WORK INSTRUCTIONS: Which lines in the records below contain the word "exercise"? Return each of them.

Stored entries:

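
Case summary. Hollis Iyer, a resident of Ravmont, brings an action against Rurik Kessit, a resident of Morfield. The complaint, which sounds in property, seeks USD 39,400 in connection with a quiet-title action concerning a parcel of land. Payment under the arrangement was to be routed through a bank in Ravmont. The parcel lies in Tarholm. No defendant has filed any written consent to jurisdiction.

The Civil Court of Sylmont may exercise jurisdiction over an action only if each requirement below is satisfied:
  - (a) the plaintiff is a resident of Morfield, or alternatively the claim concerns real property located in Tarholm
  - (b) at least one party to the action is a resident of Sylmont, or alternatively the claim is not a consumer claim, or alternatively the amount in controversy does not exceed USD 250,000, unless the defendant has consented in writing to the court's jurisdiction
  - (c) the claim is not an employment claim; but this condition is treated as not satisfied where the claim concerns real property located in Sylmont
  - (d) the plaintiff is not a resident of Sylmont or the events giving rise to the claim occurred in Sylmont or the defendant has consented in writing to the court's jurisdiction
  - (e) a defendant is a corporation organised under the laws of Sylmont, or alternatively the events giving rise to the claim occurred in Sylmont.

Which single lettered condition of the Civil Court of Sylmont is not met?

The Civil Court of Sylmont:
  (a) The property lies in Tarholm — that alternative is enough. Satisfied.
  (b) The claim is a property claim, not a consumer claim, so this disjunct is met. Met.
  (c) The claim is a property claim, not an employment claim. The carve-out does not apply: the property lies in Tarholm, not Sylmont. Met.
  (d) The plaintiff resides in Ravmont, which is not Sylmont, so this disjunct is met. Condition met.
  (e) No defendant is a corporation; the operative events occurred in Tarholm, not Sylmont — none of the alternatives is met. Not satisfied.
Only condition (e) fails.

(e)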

--

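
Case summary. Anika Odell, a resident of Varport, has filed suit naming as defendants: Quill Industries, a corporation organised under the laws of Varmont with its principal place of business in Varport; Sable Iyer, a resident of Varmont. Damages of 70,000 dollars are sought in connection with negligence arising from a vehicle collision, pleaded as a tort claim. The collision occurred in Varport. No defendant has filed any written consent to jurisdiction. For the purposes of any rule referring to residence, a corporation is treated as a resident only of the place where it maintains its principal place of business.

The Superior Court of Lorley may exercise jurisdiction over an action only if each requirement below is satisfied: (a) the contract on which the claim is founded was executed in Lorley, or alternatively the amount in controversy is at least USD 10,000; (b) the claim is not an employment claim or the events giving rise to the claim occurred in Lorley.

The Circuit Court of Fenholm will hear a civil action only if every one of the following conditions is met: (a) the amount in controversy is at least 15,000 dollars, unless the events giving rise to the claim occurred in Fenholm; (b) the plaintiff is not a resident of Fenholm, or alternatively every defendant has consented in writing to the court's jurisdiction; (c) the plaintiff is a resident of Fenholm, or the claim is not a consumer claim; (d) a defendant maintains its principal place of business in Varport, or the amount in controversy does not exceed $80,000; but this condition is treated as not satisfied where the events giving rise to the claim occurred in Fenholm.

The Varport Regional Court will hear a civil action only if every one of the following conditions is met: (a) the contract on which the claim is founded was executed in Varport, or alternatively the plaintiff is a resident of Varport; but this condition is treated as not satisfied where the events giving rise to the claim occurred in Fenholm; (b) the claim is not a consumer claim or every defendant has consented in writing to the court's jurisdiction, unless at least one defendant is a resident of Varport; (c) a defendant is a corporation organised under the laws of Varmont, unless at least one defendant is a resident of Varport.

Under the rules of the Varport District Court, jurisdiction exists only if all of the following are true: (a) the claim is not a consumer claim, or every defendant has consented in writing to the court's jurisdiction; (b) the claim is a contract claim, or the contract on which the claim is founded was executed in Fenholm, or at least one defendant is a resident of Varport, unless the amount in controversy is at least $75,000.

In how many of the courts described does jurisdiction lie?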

WRITTEN ANSWER:
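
The Civil Court of Sylmont may exercise jurisdiction over an action only if each requirement below is satisfied:
The Superior Court of Lorley may exercise jurisdiction over an action only if each requirement below is satisfied: (a) the contract on which the claim is founded was executed in Lorley, or alternatively the amount in controversy is at least USD 10,000; (b) the claim is not an employment claim or the events giving rise to the claim occurred in Lorley.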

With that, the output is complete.